■ **Instructions for the task**: Both the line with "1,0 --10-- 2,0" and the line with "4,0 --10-- 4,1" in the records below must appear in the output, along with every line between them, exactly and with nothing added.

Supplied material Block Start

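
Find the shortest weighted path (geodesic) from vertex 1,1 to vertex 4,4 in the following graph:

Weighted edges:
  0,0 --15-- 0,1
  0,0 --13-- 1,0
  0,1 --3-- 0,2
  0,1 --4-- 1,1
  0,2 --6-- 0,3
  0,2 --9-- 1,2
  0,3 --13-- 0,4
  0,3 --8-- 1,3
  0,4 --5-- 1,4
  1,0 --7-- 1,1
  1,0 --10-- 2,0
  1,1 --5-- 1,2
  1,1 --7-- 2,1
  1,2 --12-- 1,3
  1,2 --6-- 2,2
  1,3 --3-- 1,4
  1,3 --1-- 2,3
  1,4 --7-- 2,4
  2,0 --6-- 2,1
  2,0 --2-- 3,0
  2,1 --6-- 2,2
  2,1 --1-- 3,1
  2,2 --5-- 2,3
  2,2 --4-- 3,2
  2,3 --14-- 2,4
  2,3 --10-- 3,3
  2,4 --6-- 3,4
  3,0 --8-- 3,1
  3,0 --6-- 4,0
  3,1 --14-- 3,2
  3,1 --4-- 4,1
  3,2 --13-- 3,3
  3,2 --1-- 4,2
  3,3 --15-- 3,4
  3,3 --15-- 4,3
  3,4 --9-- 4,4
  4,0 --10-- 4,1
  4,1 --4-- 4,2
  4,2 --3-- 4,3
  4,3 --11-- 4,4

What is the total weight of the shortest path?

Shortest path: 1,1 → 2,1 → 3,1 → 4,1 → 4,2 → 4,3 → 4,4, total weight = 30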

Supplied material Block End
Supplied material Block Start

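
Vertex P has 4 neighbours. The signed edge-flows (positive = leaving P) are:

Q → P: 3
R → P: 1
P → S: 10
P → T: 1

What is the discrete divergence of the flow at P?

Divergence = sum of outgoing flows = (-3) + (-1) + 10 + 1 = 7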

Supplied material Block End

■ **Written response**:
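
  1,0 --10-- 2,0
  1,1 --5-- 1,2
  1,1 --7-- 2,1
  1,2 --12-- 1,3
  1,2 --6-- 2,2
  1,3 --3-- 1,4
  1,3 --1-- 2,3
  1,4 --7-- 2,4
  2,0 --6-- 2,1
  2,0 --2-- 3,0
  2,1 --6-- 2,2
  2,1 --1-- 3,1
  2,2 --5-- 2,3
  2,2 --4-- 3,2
  2,3 --14-- 2,4
  2,3 --10-- 3,3
  2,4 --6-- 3,4
  3,0 --8-- 3,1
  3,0 --6-- 4,0
  3,1 --14-- 3,2
  3,1 --4-- 4,1
  3,2 --13-- 3,3
  3,2 --1-- 4,2
  3,3 --15-- 3,4
  3,3 --15-- 4,3
  3,4 --9-- 4,4
  4,0 --10-- 4,1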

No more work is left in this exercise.